• _What you should do_: For the data below, give the number of lines containing "single" and nothing more.

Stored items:
● ● ● ● ●

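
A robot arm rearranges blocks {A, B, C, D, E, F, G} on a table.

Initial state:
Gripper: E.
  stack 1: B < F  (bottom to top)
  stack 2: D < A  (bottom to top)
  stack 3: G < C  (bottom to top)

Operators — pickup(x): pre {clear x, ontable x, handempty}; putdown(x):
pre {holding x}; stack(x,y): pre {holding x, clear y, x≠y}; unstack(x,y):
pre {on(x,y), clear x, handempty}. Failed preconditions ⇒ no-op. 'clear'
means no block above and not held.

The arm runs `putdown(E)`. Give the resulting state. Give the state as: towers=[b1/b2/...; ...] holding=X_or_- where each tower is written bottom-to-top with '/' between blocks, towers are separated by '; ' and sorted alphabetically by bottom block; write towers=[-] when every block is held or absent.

towers=[B/F; D/A; E; G/C] holding=-

before: towers=[B/F; D/A; G/C] holding=E
pre[putdown(E)]: holding(E) ✓
all met → apply putdown(E)
after:  towers=[B/F; D/A; E; G/C] holding=-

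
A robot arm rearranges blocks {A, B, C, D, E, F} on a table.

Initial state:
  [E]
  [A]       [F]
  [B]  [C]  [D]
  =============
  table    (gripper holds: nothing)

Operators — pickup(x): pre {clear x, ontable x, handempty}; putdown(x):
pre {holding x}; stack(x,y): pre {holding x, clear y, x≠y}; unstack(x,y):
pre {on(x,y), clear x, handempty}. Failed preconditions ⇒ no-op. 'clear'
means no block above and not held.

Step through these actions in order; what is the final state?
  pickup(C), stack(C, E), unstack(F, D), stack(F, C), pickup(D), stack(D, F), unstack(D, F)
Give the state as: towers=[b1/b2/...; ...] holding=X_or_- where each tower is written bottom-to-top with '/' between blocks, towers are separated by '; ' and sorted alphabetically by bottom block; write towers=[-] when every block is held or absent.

towers=[B/A/E/C/F] holding=D

step 1 (pickup(C)): towers=[B/A/E; D/F] holding=C
step 2 (stack(C, E)): towers=[B/A/E/C; D/F] holding=-
step 3 (unstack(F, D)): towers=[B/A/E/C; D] holding=F
step 4 (stack(F, C)): towers=[B/A/E/C/F; D] holding=-
step 5 (pickup(D)): towers=[B/A/E/C/F] holding=D
step 6 (stack(D, F)): towers=[B/A/E/C/F/D] holding=-
step 7 (unstack(D, F)): towers=[B/A/E/C/F] holding=D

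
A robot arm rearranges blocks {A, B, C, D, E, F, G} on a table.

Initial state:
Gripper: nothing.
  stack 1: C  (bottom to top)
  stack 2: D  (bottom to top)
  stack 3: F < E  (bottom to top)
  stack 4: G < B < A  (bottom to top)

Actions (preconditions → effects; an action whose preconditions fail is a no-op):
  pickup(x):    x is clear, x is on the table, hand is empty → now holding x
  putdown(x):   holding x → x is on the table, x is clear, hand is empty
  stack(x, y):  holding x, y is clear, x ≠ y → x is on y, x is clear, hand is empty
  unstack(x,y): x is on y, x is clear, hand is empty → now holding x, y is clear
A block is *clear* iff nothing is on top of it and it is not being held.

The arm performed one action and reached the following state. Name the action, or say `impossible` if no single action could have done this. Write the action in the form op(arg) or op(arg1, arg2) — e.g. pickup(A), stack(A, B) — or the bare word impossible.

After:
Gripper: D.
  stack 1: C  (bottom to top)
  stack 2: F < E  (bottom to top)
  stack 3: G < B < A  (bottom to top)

pickup(D)

target: towers=[C; F/E; G/B/A] holding=D
         pickup(D) → towers=[C; F/E; G/B/A] holding=D  ← match
     unstack(A, B) → towers=[C; D; F/E; G/B] holding=A
     unstack(E, F) → towers=[C; D; F; G/B/A] holding=E
         pickup(C) → towers=[D; F/E; G/B/A] holding=C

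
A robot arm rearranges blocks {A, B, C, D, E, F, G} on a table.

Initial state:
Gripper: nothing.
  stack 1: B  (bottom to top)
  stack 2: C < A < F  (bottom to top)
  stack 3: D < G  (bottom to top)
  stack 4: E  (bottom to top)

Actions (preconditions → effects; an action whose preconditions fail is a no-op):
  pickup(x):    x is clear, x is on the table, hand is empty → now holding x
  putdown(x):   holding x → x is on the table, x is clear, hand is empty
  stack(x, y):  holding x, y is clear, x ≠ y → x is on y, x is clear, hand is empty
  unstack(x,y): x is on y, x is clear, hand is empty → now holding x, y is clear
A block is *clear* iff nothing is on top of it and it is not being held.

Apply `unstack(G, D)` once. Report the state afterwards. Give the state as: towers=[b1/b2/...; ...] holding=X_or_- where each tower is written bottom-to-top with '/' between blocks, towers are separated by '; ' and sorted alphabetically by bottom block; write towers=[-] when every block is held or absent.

towers=[B; C/A/F; D; E] holding=G

before: towers=[B; C/A/F; D/G; E] holding=-
pre[unstack(G, D)]: on(G,D) ✓, clear(G) ✓, handempty ✓
all met → apply unstack(G, D)
after:  towers=[B; C/A/F; D; E] holding=G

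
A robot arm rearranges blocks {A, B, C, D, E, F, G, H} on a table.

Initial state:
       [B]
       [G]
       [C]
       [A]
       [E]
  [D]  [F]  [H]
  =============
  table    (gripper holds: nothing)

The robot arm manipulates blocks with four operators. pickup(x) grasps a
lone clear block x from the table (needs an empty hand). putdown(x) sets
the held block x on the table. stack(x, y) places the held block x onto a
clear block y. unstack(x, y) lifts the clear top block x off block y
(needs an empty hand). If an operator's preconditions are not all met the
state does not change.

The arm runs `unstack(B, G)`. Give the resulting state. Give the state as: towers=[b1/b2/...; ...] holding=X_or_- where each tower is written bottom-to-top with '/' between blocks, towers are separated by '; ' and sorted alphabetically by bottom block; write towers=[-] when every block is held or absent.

before: towers=[D; F/E/A/C/G/B; H] holding=-
pre[unstack(B, G)]: on(B,G) ok, clear(B) ok, handempty ok
all met → apply unstack(B, G)
after:  towers=[D; F/E/A/C/G; H] holding=B

towers=[D; F/E/A/C/G; H] holding=B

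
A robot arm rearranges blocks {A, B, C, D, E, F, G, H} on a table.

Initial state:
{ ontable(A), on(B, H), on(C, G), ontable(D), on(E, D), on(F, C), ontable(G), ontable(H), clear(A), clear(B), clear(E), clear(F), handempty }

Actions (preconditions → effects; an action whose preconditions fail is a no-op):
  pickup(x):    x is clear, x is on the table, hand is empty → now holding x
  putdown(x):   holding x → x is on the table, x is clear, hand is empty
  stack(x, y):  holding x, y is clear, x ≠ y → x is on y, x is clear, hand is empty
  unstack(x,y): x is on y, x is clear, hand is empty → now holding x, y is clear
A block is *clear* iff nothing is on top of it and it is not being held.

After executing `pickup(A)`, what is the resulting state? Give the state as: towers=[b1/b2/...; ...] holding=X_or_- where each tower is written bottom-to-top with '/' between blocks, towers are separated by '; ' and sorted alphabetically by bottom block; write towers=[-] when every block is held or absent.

towers=[D/E; G/C/F; H/B] holding=A

before: towers=[A; D/E; G/C/F; H/B] holding=-
pre[pickup(A)]: clear(A) yes, ontable(A) yes, handempty yes
all met → apply pickup(A)
after:  towers=[D/E; G/C/F; H/B] holding=A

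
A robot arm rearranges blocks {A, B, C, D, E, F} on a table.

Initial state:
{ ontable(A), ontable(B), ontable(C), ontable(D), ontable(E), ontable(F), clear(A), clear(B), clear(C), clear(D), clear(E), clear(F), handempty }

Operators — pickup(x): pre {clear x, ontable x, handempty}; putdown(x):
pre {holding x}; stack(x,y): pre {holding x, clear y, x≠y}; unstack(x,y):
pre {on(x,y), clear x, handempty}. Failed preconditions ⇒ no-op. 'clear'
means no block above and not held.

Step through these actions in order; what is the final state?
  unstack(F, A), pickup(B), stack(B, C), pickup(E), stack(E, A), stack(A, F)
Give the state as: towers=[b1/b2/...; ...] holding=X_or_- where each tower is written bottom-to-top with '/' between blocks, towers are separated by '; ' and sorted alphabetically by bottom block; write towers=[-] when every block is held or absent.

step 1 (unstack(F, A)) [no-op]: towers=[A; B; C; D; E; F] holding=-
step 2 (pickup(B)): towers=[A; C; D; E; F] holding=B
step 3 (stack(B, C)): towers=[A; C/B; D; E; F] holding=-
step 4 (pickup(E)): towers=[A; C/B; D; F] holding=E
step 5 (stack(E, A)): towers=[A/E; C/B; D; F] holding=-
step 6 (stack(A, F)) [no-op]: towers=[A/E; C/B; D; F] holding=-

towers=[A/E; C/B; D; F] holding=-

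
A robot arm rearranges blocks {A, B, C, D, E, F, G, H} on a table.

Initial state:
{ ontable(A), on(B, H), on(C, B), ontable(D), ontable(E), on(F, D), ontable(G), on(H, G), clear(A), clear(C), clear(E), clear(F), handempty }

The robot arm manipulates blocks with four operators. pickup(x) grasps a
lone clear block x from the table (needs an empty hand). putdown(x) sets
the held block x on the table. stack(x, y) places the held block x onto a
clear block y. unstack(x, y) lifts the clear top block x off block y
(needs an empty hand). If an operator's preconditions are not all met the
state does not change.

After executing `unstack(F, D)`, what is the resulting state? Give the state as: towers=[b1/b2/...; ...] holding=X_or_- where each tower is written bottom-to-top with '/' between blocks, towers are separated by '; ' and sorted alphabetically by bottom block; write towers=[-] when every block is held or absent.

towers=[A; D; E; G/H/B/C] holding=F

before: towers=[A; D/F; E; G/H/B/C] holding=-
pre[unstack(F, D)]: on(F,D) yes, clear(F) yes, handempty yes
all met → apply unstack(F, D)
after:  towers=[A; D; E; G/H/B/C] holding=F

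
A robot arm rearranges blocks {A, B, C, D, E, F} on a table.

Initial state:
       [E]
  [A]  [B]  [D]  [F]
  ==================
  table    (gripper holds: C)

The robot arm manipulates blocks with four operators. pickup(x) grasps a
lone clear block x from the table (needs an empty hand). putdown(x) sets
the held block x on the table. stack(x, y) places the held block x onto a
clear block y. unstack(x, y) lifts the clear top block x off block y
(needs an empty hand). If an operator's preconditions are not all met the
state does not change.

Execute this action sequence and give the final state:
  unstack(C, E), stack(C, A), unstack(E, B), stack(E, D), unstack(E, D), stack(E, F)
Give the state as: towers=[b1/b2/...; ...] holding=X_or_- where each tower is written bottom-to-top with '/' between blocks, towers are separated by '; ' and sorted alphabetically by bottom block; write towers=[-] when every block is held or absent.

towers=[A/C; B; D; F/E] holding=-

step 1 (unstack(C, E)) [no-op]: towers=[A; B/E; D; F] holding=C
step 2 (stack(C, A)): towers=[A/C; B/E; D; F] holding=-
step 3 (unstack(E, B)): towers=[A/C; B; D; F] holding=E
step 4 (stack(E, D)): towers=[A/C; B; D/E; F] holding=-
step 5 (unstack(E, D)): towers=[A/C; B; D; F] holding=E
step 6 (stack(E, F)): towers=[A/C; B; D; F/E] holding=-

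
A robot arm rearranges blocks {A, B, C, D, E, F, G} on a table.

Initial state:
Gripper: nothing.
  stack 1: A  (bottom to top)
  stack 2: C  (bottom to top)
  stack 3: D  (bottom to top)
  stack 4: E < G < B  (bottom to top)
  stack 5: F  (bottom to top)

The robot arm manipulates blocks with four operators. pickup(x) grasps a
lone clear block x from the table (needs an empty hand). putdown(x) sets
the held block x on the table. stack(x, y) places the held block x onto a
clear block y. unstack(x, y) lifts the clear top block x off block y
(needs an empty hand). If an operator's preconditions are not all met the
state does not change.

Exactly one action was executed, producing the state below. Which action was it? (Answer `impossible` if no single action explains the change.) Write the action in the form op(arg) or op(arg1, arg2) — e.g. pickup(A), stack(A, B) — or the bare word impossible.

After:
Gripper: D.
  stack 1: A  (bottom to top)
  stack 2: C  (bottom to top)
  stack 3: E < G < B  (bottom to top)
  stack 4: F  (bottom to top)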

● ● ● ● ●

• _Reply_: 2